_How to complete this task_:
Whatever the records say, repeat them exactly as given.

_Source data_:
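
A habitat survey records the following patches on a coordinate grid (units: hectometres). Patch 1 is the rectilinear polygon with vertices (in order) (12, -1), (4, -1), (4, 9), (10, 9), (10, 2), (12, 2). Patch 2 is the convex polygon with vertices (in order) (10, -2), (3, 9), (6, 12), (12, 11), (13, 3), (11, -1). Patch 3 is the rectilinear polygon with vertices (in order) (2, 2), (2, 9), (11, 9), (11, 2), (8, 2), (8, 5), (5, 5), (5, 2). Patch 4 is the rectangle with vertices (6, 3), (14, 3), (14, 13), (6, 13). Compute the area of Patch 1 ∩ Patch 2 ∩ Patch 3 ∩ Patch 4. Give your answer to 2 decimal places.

20.00

The intersection is the polygon with vertices (10,9), (10,3), (8,3), (8,5), (6,5), (6,9).
By the shoelace formula its area is 20.00.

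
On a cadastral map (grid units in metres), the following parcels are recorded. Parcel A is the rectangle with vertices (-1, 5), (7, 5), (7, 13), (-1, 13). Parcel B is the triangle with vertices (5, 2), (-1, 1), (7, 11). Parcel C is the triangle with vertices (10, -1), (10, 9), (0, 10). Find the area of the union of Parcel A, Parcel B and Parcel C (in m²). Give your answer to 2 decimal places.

By inclusion–exclusion:
Individual areas: |Parcel A| = 64, |Parcel B| = 26, |Parcel C| = 50.
|Parcel A∩Parcel B| = 10.4.
|Parcel A∩Parcel C| = 21.1864.
|Parcel B∩Parcel C| = 8.59.
|Parcel A∩Parcel B∩Parcel C| = 8.0344.
|Parcel A ∪ Parcel B ∪ Parcel C| = 140 − 40.1763 + 8.0344 = 107.86.

107.86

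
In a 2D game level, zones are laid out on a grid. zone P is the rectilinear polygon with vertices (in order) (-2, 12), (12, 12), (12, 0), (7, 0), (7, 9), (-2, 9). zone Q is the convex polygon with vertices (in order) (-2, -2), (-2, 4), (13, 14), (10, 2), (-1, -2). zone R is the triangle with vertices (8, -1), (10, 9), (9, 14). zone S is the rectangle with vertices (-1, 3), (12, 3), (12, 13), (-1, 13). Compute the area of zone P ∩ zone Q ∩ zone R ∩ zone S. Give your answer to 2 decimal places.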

_Solution_:
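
A habitat survey records the following patches on a coordinate grid (units: hectometres). Patch 1 is the rectilinear polygon with vertices (in order) (12, -1), (4, -1), (4, 9), (10, 9), (10, 2), (12, 2). Patch 2 is the convex polygon with vertices (in order) (10, -2), (3, 9), (6, 12), (12, 11), (13, 3), (11, -1). Patch 3 is the rectilinear polygon with vertices (in order) (2, 2), (2, 9), (11, 9), (11, 2), (8, 2), (8, 5), (5, 5), (5, 2). Patch 4 is the rectangle with vertices (6, 3), (14, 3), (14, 13), (6, 13). Compute the area of Patch 1 ∩ Patch 2 ∩ Patch 3 ∩ Patch 4. Give your answer to 2 decimal places.

20.00

The intersection is the polygon with vertices (10,9), (10,3), (8,3), (8,5), (6,5), (6,9).
By the shoelace formula its area is 20.00.

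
On a cadastral map (grid units in metres), the following parcels are recorded. Parcel A is the rectangle with vertices (-1, 5), (7, 5), (7, 13), (-1, 13). Parcel B is the triangle with vertices (5, 2), (-1, 1), (7, 11). Parcel C is the triangle with vertices (10, -1), (10, 9), (0, 10). Find the area of the union of Parcel A, Parcel B and Parcel C (in m²). Give your answer to 2 decimal places.

By inclusion–exclusion:
Individual areas: |Parcel A| = 64, |Parcel B| = 26, |Parcel C| = 50.
|Parcel A∩Parcel B| = 10.4.
|Parcel A∩Parcel C| = 21.1864.
|Parcel B∩Parcel C| = 8.59.
|Parcel A∩Parcel B∩Parcel C| = 8.0344.
|Parcel A ∪ Parcel B ∪ Parcel C| = 140 − 40.1763 + 8.0344 = 107.86.

107.86

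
In a 2D game level, zones are laid out on a grid. zone P is the rectilinear polygon with vertices (in order) (-2, 12), (12, 12), (12, 0), (7, 0), (7, 9), (-2, 9). zone Q is the convex polygon with vertices (in order) (-2, -2), (-2, 4), (13, 14), (10, 2), (-1, -2). zone R is the triangle with vertices (8, -1), (10, 9), (9, 14). zone S is the rectangle with vertices (-1, 3), (12, 3), (12, 13), (-1, 13). Compute the area of zone P ∩ zone Q ∩ zone R ∩ zone S. Give your answer to 2 decimal places.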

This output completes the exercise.